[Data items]
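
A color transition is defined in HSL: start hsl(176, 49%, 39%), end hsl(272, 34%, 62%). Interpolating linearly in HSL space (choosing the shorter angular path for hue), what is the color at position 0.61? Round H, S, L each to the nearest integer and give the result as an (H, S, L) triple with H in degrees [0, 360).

Hue arc: Δh = 272 − 176 = 96° (|Δh| ≤ 180, already the shorter path).
H = 176 + 0.61 × (96) = 234.56 → 235°
S = 49 + 0.61 × (34 − 49) = 39.85 → 40%
L = 39 + 0.61 × (62 − 39) = 53.03 → 53%

(235, 40, 53)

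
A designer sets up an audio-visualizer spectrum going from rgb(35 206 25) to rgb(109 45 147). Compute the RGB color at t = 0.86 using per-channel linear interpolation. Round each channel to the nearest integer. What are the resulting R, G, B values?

R = 35 + 0.86 × (109 − 35) = 35 + 0.86 × 74 = 98.64 → 99
G = 206 + 0.86 × (45 − 206) = 206 + 0.86 × -161 = 67.54 → 68
B = 25 + 0.86 × (147 − 25) = 25 + 0.86 × 122 = 129.92 → 130
So the blended color is (99, 68, 130), about #634482.

(99, 68, 130)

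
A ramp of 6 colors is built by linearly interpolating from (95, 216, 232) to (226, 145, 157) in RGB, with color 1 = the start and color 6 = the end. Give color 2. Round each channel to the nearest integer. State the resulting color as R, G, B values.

With 6 swatches and endpoints inclusive, swatch 2 sits at t = (2 − 1)/(6 − 1) = 1/5 ≈ 0.2.
R = 95 + 0.2 × (226 − 95) = 121.2 → 121
G = 216 + 0.2 × (145 − 216) = 201.8 → 202
B = 232 + 0.2 × (157 − 232) = 217 → 217

(121, 202, 217)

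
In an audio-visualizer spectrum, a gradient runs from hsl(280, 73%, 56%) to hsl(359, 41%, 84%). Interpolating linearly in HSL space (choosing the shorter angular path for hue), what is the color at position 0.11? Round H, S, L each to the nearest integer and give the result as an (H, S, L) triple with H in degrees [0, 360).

Hue arc: Δh = 359 − 280 = 79° (|Δh| ≤ 180, already the shorter path).
H = 280 + 0.11 × (79) = 288.69 → 289°
S = 73 + 0.11 × (41 − 73) = 69.48 → 69%
L = 56 + 0.11 × (84 − 56) = 59.08 → 59%

(289, 69, 59)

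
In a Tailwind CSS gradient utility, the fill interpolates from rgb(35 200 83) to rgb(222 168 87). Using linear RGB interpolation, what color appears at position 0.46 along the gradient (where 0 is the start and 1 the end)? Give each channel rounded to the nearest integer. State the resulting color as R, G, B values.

R = 35 + 0.46 × (222 − 35) = 35 + 0.46 × 187 = 121.02 → 121
G = 200 + 0.46 × (168 − 200) = 200 + 0.46 × -32 = 185.28 → 185
B = 83 + 0.46 × (87 − 83) = 83 + 0.46 × 4 = 84.84 → 85

(121, 185, 85)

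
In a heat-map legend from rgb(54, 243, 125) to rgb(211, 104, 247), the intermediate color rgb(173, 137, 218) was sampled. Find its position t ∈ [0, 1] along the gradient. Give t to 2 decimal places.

0.76

Invert the lerp on the R channel (largest span, 157): t = (173 − 54) / (211 − 54) = 119/157 = 0.75796.
Check on G: (137 − 243)/(104 − 243) = 0.7626 ✓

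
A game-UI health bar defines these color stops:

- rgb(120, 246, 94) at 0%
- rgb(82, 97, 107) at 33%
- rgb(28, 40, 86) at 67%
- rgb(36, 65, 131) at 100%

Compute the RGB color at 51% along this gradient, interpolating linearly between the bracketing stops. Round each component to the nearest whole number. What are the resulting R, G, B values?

(53, 67, 96)

51% lies between the 33% and 67% stops, so the local fraction is t = (51 − 33)/(67 − 33) = 18/34 ≈ 0.5294.
R = 82 + 0.5294 × (28 − 82) = 53.412 → 53
G = 97 + 0.5294 × (40 − 97) = 66.824 → 67
B = 107 + 0.5294 × (86 − 107) = 95.883 → 96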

What you are asked to do:
The task here is to output the line with "In a heat-map" and all lines after it to the end of the records above, exactly and only those.

Answer to this exercise:
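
In a heat-map legend from rgb(54, 243, 125) to rgb(211, 104, 247), the intermediate color rgb(173, 137, 218) was sampled. Find its position t ∈ [0, 1] along the gradient. Give t to 2 decimal places.

0.76

Invert the lerp on the R channel (largest span, 157): t = (173 − 54) / (211 − 54) = 119/157 = 0.75796.
Check on G: (137 − 243)/(104 − 243) = 0.7626 ✓

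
A game-UI health bar defines these color stops:

- rgb(120, 246, 94) at 0%
- rgb(82, 97, 107) at 33%
- rgb(28, 40, 86) at 67%
- rgb(36, 65, 131) at 100%

Compute the RGB color at 51% along this gradient, interpolating linearly between the bracketing stops. Round each component to the nearest whole number. What are the resulting R, G, B values?

(53, 67, 96)

51% lies between the 33% and 67% stops, so the local fraction is t = (51 − 33)/(67 − 33) = 18/34 ≈ 0.5294.
R = 82 + 0.5294 × (28 − 82) = 53.412 → 53
G = 97 + 0.5294 × (40 − 97) = 66.824 → 67
B = 107 + 0.5294 × (86 − 107) = 95.883 → 96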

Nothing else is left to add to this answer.